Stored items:
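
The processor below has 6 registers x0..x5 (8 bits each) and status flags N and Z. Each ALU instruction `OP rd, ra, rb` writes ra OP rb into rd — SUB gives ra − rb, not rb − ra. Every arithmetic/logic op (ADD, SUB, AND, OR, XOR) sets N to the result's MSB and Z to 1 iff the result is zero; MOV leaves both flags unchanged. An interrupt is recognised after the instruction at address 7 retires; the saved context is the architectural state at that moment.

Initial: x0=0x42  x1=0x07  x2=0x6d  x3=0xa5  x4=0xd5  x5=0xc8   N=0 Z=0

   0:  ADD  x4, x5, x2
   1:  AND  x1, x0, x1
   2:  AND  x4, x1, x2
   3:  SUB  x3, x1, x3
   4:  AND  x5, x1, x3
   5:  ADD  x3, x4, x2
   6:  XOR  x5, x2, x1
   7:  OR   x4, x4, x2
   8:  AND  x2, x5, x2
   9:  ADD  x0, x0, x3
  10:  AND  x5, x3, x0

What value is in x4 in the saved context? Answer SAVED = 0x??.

after  0: x0=0x42 x1=0x07 x2=0x6d x3=0xa5 x4=0x35 x5=0xc8  N=0 Z=0
after  1: x0=0x42 x1=0x02 x2=0x6d x3=0xa5 x4=0x35 x5=0xc8  N=0 Z=0
after  2: x0=0x42 x1=0x02 x2=0x6d x3=0xa5 x4=0x00 x5=0xc8  N=0 Z=1
after  3: x0=0x42 x1=0x02 x2=0x6d x3=0x5d x4=0x00 x5=0xc8  N=0 Z=0
after  4: x0=0x42 x1=0x02 x2=0x6d x3=0x5d x4=0x00 x5=0x00  N=0 Z=1
after  5: x0=0x42 x1=0x02 x2=0x6d x3=0x6d x4=0x00 x5=0x00  N=0 Z=0
after  6: x0=0x42 x1=0x02 x2=0x6d x3=0x6d x4=0x00 x5=0x6f  N=0 Z=0
after  7: x0=0x42 x1=0x02 x2=0x6d x3=0x6d x4=0x6d x5=0x6f  N=0 Z=0
-- IRQ taken; context saved, return-PC = 8 --

SAVED = 0x6d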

→ TASK ITEM: Write out every entry above exactly as given.

→ SOLUTION:
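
The processor below has 6 registers x0..x5 (8 bits each) and status flags N and Z. Each ALU instruction `OP rd, ra, rb` writes ra OP rb into rd — SUB gives ra − rb, not rb − ra. Every arithmetic/logic op (ADD, SUB, AND, OR, XOR) sets N to the result's MSB and Z to 1 iff the result is zero; MOV leaves both flags unchanged. An interrupt is recognised after the instruction at address 7 retires; the saved context is the architectural state at that moment.

Initial: x0=0x42  x1=0x07  x2=0x6d  x3=0xa5  x4=0xd5  x5=0xc8   N=0 Z=0

   0:  ADD  x4, x5, x2
   1:  AND  x1, x0, x1
   2:  AND  x4, x1, x2
   3:  SUB  x3, x1, x3
   4:  AND  x5, x1, x3
   5:  ADD  x3, x4, x2
   6:  XOR  x5, x2, x1
   7:  OR   x4, x4, x2
   8:  AND  x2, x5, x2
   9:  ADD  x0, x0, x3
  10:  AND  x5, x3, x0

What value is in x4 in the saved context? Answer SAVED = 0x??.

after  0: x0=0x42 x1=0x07 x2=0x6d x3=0xa5 x4=0x35 x5=0xc8  N=0 Z=0
after  1: x0=0x42 x1=0x02 x2=0x6d x3=0xa5 x4=0x35 x5=0xc8  N=0 Z=0
after  2: x0=0x42 x1=0x02 x2=0x6d x3=0xa5 x4=0x00 x5=0xc8  N=0 Z=1
after  3: x0=0x42 x1=0x02 x2=0x6d x3=0x5d x4=0x00 x5=0xc8  N=0 Z=0
after  4: x0=0x42 x1=0x02 x2=0x6d x3=0x5d x4=0x00 x5=0x00  N=0 Z=1
after  5: x0=0x42 x1=0x02 x2=0x6d x3=0x6d x4=0x00 x5=0x00  N=0 Z=0
after  6: x0=0x42 x1=0x02 x2=0x6d x3=0x6d x4=0x00 x5=0x6f  N=0 Z=0
after  7: x0=0x42 x1=0x02 x2=0x6d x3=0x6d x4=0x6d x5=0x6f  N=0 Z=0
-- IRQ taken; context saved, return-PC = 8 --

SAVED = 0x6d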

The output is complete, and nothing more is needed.